TASK GOAL ::
Search the listing below, and show each line that includes the word "number".
------------------------------------------------------------
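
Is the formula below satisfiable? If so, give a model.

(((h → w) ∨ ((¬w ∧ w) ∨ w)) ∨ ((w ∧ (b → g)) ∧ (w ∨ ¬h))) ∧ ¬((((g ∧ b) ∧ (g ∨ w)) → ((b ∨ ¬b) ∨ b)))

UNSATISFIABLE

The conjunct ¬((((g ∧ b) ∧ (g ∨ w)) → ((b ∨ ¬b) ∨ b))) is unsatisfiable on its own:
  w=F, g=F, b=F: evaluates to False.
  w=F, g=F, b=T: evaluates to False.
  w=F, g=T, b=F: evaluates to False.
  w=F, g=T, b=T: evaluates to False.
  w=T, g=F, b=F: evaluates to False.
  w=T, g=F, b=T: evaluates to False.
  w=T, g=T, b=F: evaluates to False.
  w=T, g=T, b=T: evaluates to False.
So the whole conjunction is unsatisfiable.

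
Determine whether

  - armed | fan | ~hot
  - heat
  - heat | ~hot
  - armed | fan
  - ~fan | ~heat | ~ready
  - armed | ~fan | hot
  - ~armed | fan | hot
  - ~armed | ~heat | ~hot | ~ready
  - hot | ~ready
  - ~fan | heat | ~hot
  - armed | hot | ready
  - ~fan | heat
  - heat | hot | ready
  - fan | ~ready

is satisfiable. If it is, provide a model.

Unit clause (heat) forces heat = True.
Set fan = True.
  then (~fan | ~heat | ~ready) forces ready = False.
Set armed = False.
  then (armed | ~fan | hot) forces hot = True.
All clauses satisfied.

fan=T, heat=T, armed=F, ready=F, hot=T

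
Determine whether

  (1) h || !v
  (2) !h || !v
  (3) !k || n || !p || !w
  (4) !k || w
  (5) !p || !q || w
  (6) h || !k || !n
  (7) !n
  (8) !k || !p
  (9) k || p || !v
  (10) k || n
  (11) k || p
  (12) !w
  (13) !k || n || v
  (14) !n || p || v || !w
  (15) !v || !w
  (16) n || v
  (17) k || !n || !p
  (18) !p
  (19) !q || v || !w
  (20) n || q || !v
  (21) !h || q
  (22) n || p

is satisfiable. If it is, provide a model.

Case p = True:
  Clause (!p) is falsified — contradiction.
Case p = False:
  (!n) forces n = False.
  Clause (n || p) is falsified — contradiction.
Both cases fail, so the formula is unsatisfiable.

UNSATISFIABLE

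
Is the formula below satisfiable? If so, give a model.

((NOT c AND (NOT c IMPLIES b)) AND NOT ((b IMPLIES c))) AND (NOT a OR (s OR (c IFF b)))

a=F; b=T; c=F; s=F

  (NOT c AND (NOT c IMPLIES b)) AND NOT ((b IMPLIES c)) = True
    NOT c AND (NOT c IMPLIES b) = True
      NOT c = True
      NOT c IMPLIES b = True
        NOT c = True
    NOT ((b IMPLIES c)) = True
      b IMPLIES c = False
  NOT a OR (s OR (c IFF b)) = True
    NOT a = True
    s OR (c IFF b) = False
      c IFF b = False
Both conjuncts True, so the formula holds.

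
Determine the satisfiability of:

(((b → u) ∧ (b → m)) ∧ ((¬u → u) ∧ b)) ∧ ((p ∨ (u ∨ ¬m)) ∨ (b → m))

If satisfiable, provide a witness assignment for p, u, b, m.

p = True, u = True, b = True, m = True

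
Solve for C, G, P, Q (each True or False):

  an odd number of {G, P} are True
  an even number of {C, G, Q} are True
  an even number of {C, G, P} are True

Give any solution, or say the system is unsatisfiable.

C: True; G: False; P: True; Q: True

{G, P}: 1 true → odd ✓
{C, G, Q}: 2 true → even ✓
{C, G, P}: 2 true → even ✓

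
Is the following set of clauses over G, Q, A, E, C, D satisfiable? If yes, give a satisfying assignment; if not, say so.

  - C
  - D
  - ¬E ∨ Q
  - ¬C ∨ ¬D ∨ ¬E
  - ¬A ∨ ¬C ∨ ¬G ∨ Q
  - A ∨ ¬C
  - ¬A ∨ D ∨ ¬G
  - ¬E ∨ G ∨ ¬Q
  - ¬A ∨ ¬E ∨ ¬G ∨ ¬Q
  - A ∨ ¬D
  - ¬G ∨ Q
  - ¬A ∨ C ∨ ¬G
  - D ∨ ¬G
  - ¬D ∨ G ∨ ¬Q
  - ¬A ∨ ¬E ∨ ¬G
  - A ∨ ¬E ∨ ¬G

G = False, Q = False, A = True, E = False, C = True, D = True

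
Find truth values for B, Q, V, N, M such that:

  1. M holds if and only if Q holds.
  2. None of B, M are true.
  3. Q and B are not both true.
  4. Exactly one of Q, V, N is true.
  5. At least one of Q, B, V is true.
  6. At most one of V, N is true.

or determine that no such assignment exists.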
------------------------------------------------------------
RESPONSE TO THIS EXERCISE ::
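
  an odd number of {G, P} are True
  an even number of {C, G, Q} are True
  an even number of {C, G, P} are True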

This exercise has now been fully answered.